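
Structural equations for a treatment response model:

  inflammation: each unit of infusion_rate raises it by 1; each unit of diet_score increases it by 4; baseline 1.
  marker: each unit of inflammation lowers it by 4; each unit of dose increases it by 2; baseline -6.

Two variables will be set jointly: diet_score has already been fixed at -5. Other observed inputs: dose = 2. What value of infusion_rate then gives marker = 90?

infusion_rate = -4

With diet_score held at -5:
Substituting into the inflammation equation gives inflammation = infusion_rate - 19.
So marker = -4*infusion_rate + 74.
Solve -4*infusion_rate + 74 = 90: infusion_rate = (90 - 74) / -4 = -4.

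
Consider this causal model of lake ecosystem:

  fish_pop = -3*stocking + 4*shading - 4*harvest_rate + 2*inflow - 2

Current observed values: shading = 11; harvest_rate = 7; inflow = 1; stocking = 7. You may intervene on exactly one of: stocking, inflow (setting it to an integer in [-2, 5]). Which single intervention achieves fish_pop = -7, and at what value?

Intervening on stocking: fish_pop = -3*stocking + 16. Reaching -7 requires stocking = 23/3, not an integer.
Intervening on inflow: with other inputs at their observed values, fish_pop = 2*inflow - 7. Solving for -7 gives inflow = 0, within [-2, 5].

set inflow = 0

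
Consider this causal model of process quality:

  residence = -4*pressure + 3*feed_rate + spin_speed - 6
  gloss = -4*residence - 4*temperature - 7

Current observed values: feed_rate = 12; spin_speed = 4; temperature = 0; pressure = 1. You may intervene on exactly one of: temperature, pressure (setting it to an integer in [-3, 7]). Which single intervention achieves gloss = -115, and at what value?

set temperature = -3

Intervening on temperature: with other inputs at their observed values, gloss = -4*temperature - 127. Solving for -115 gives temperature = -3, within [-3, 7].
Intervening on pressure: gloss = 16*pressure - 143. Reaching -115 requires pressure = 7/4, not an integer.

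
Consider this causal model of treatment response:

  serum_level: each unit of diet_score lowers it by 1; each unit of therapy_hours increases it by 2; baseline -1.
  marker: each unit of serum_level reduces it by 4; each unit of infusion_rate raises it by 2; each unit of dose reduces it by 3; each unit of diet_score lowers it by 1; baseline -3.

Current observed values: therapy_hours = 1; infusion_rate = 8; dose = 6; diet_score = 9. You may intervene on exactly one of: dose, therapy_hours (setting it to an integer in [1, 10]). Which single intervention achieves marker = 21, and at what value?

Intervening on dose: with other inputs at their observed values, marker = -3*dose + 36. Solving for 21 gives dose = 5, within [1, 10].
Intervening on therapy_hours: marker = -8*therapy_hours + 26. Reaching 21 requires therapy_hours = 5/8, not an integer.

set dose = 5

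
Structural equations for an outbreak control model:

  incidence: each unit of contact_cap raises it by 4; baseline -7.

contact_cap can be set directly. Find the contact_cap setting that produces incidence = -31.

contact_cap = -6

Solve 4*contact_cap - 7 = -31: contact_cap = (-31 + 7) / 4 = -6.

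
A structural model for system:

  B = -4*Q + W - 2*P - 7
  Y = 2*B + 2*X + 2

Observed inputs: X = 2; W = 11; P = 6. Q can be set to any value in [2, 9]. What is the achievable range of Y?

-82 to -26

Substituting into the B equation gives B = -4*Q - 8.
This gives Y = -8*Q - 10.
Linear in Q, so extremes are at the endpoints: Q = 2 gives Y = -26; Q = 9 gives Y = -82.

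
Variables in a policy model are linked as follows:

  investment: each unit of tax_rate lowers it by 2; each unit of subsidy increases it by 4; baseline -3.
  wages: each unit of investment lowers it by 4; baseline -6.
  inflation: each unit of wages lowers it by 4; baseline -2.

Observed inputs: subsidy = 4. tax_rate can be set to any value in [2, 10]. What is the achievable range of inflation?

-90 to 166

Substituting into the investment equation gives investment = -2*tax_rate + 13.
This gives wages = 8*tax_rate - 58.
inflation becomes -32*tax_rate + 230.
Linear in tax_rate, so extremes are at the endpoints: tax_rate = 2 gives inflation = 166; tax_rate = 10 gives inflation = -90.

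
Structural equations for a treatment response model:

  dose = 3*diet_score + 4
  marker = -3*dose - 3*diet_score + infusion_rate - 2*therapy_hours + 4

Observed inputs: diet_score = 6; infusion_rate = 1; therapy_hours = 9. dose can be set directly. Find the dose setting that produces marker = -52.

Intervening on dose fixes its value directly, overriding its dependence on diet_score.
Substituting into the marker equation gives marker = -3*dose - 31.
Solve -3*dose - 31 = -52: dose = (-52 + 31) / -3 = 7.

dose = 7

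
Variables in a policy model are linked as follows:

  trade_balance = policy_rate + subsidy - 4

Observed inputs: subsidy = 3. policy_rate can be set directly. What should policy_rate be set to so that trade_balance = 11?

Substituting into the trade_balance equation gives trade_balance = policy_rate - 1.
Solve policy_rate - 1 = 11: policy_rate = (11 + 1) / 1 = 12.

policy_rate = 12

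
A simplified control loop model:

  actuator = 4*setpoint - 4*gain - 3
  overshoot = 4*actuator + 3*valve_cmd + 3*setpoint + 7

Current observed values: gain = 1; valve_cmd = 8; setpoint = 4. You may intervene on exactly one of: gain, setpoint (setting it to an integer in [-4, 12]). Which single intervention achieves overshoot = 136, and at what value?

set setpoint = 7

Intervening on gain: overshoot = -16*gain + 95. Reaching 136 requires gain = -41/16, not an integer.
Intervening on setpoint: with other inputs at their observed values, overshoot = 19*setpoint + 3. Solving for 136 gives setpoint = 7, within [-4, 12].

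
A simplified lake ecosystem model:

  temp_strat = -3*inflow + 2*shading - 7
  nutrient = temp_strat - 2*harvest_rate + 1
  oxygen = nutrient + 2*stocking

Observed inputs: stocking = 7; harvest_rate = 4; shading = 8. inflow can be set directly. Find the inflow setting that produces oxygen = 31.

Substituting into the temp_strat equation gives temp_strat = -3*inflow + 9.
nutrient becomes -3*inflow + 2.
Substituting into the oxygen equation gives oxygen = -3*inflow + 16.
Solve -3*inflow + 16 = 31: inflow = (31 - 16) / -3 = -5.

inflow = -5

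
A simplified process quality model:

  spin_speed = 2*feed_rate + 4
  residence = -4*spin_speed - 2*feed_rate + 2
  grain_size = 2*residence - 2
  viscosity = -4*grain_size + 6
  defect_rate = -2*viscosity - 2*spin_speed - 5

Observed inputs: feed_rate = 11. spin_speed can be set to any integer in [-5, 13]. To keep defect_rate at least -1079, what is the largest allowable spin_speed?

spin_speed = 11

Intervening on spin_speed fixes its value directly, overriding its dependence on feed_rate.
Substituting into the residence equation gives residence = -4*spin_speed - 20.
Substituting into the grain_size equation gives grain_size = -8*spin_speed - 42.
Substituting into the viscosity equation gives viscosity = 32*spin_speed + 174.
So defect_rate = -66*spin_speed - 353.
Require -66*spin_speed - 353 ≥ -1079, so spin_speed ≤ 11.
The largest integer in [-5, 13] satisfying this is 11.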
· · · · · · ·
Type out the material again exactly as presented.

• _TASK OUTPUT_:
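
Structural equations for a treatment response model:

  inflammation: each unit of infusion_rate raises it by 1; each unit of diet_score increases it by 4; baseline 1.
  marker: each unit of inflammation lowers it by 4; each unit of dose increases it by 2; baseline -6.

Two variables will be set jointly: diet_score has already been fixed at -5. Other observed inputs: dose = 2. What value of infusion_rate then gives marker = 90?

infusion_rate = -4

With diet_score held at -5:
Substituting into the inflammation equation gives inflammation = infusion_rate - 19.
So marker = -4*infusion_rate + 74.
Solve -4*infusion_rate + 74 = 90: infusion_rate = (90 - 74) / -4 = -4.

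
Consider this causal model of lake ecosystem:

  fish_pop = -3*stocking + 4*shading - 4*harvest_rate + 2*inflow - 2

Current observed values: shading = 11; harvest_rate = 7; inflow = 1; stocking = 7. You may intervene on exactly one of: stocking, inflow (setting it to an integer in [-2, 5]). Which single intervention achieves fish_pop = -7, and at what value?

Intervening on stocking: fish_pop = -3*stocking + 16. Reaching -7 requires stocking = 23/3, not an integer.
Intervening on inflow: with other inputs at their observed values, fish_pop = 2*inflow - 7. Solving for -7 gives inflow = 0, within [-2, 5].

set inflow = 0

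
Consider this causal model of process quality:

  residence = -4*pressure + 3*feed_rate + spin_speed - 6
  gloss = -4*residence - 4*temperature - 7

Current observed values: feed_rate = 12; spin_speed = 4; temperature = 0; pressure = 1. You may intervene on exactly one of: temperature, pressure (setting it to an integer in [-3, 7]). Which single intervention achieves gloss = -115, and at what value?

set temperature = -3

Intervening on temperature: with other inputs at their observed values, gloss = -4*temperature - 127. Solving for -115 gives temperature = -3, within [-3, 7].
Intervening on pressure: gloss = 16*pressure - 143. Reaching -115 requires pressure = 7/4, not an integer.

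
Consider this causal model of treatment response:

  serum_level: each unit of diet_score lowers it by 1; each unit of therapy_hours increases it by 2; baseline -1.
  marker: each unit of serum_level reduces it by 4; each unit of infusion_rate raises it by 2; each unit of dose reduces it by 3; each unit of diet_score lowers it by 1; baseline -3.

Current observed values: therapy_hours = 1; infusion_rate = 8; dose = 6; diet_score = 9. You may intervene on exactly one of: dose, therapy_hours (setting it to an integer in [1, 10]). Which single intervention achieves marker = 21, and at what value?

Intervening on dose: with other inputs at their observed values, marker = -3*dose + 36. Solving for 21 gives dose = 5, within [1, 10].
Intervening on therapy_hours: marker = -8*therapy_hours + 26. Reaching 21 requires therapy_hours = 5/8, not an integer.

set dose = 5

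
Structural equations for an outbreak control model:

  incidence: each unit of contact_cap raises it by 4; baseline -7.

contact_cap can be set directly. Find the contact_cap setting that produces incidence = -31.

contact_cap = -6

Solve 4*contact_cap - 7 = -31: contact_cap = (-31 + 7) / 4 = -6.

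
A structural model for system:

  B = -4*Q + W - 2*P - 7
  Y = 2*B + 2*X + 2

Observed inputs: X = 2; W = 11; P = 6. Q can be set to any value in [2, 9]. What is the achievable range of Y?

-82 to -26

Substituting into the B equation gives B = -4*Q - 8.
This gives Y = -8*Q - 10.
Linear in Q, so extremes are at the endpoints: Q = 2 gives Y = -26; Q = 9 gives Y = -82.

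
Variables in a policy model are linked as follows:

  investment: each unit of tax_rate lowers it by 2; each unit of subsidy increases it by 4; baseline -3.
  wages: each unit of investment lowers it by 4; baseline -6.
  inflation: each unit of wages lowers it by 4; baseline -2.

Observed inputs: subsidy = 4. tax_rate can be set to any value in [2, 10]. What is the achievable range of inflation?

-90 to 166

Substituting into the investment equation gives investment = -2*tax_rate + 13.
This gives wages = 8*tax_rate - 58.
inflation becomes -32*tax_rate + 230.
Linear in tax_rate, so extremes are at the endpoints: tax_rate = 2 gives inflation = 166; tax_rate = 10 gives inflation = -90.

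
Structural equations for a treatment response model:

  dose = 3*diet_score + 4
  marker = -3*dose - 3*diet_score + infusion_rate - 2*therapy_hours + 4

Observed inputs: diet_score = 6; infusion_rate = 1; therapy_hours = 9. dose can be set directly. Find the dose setting that produces marker = -52.

Intervening on dose fixes its value directly, overriding its dependence on diet_score.
Substituting into the marker equation gives marker = -3*dose - 31.
Solve -3*dose - 31 = -52: dose = (-52 + 31) / -3 = 7.

dose = 7

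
Variables in a policy model are linked as follows:

  trade_balance = policy_rate + subsidy - 4

Observed inputs: subsidy = 3. policy_rate can be set directly. What should policy_rate be set to so that trade_balance = 11?

Substituting into the trade_balance equation gives trade_balance = policy_rate - 1.
Solve policy_rate - 1 = 11: policy_rate = (11 + 1) / 1 = 12.

policy_rate = 12

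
A simplified control loop model:

  actuator = 4*setpoint - 4*gain - 3
  overshoot = 4*actuator + 3*valve_cmd + 3*setpoint + 7

Current observed values: gain = 1; valve_cmd = 8; setpoint = 4. You may intervene on exactly one of: gain, setpoint (setting it to an integer in [-4, 12]). Which single intervention achieves overshoot = 136, and at what value?

set setpoint = 7

Intervening on gain: overshoot = -16*gain + 95. Reaching 136 requires gain = -41/16, not an integer.
Intervening on setpoint: with other inputs at their observed values, overshoot = 19*setpoint + 3. Solving for 136 gives setpoint = 7, within [-4, 12].

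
A simplified lake ecosystem model:

  temp_strat = -3*inflow + 2*shading - 7
  nutrient = temp_strat - 2*harvest_rate + 1
  oxygen = nutrient + 2*stocking

Observed inputs: stocking = 7; harvest_rate = 4; shading = 8. inflow can be set directly. Find the inflow setting that produces oxygen = 31.

Substituting into the temp_strat equation gives temp_strat = -3*inflow + 9.
nutrient becomes -3*inflow + 2.
Substituting into the oxygen equation gives oxygen = -3*inflow + 16.
Solve -3*inflow + 16 = 31: inflow = (31 - 16) / -3 = -5.

inflow = -5

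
A simplified process quality model:

  spin_speed = 2*feed_rate + 4
  residence = -4*spin_speed - 2*feed_rate + 2
  grain_size = 2*residence - 2
  viscosity = -4*grain_size + 6
  defect_rate = -2*viscosity - 2*spin_speed - 5

Observed inputs: feed_rate = 11. spin_speed can be set to any integer in [-5, 13]. To keep defect_rate at least -1079, what is the largest allowable spin_speed?

spin_speed = 11

Intervening on spin_speed fixes its value directly, overriding its dependence on feed_rate.
Substituting into the residence equation gives residence = -4*spin_speed - 20.
Substituting into the grain_size equation gives grain_size = -8*spin_speed - 42.
Substituting into the viscosity equation gives viscosity = 32*spin_speed + 174.
So defect_rate = -66*spin_speed - 353.
Require -66*spin_speed - 353 ≥ -1079, so spin_speed ≤ 11.
The largest integer in [-5, 13] satisfying this is 11.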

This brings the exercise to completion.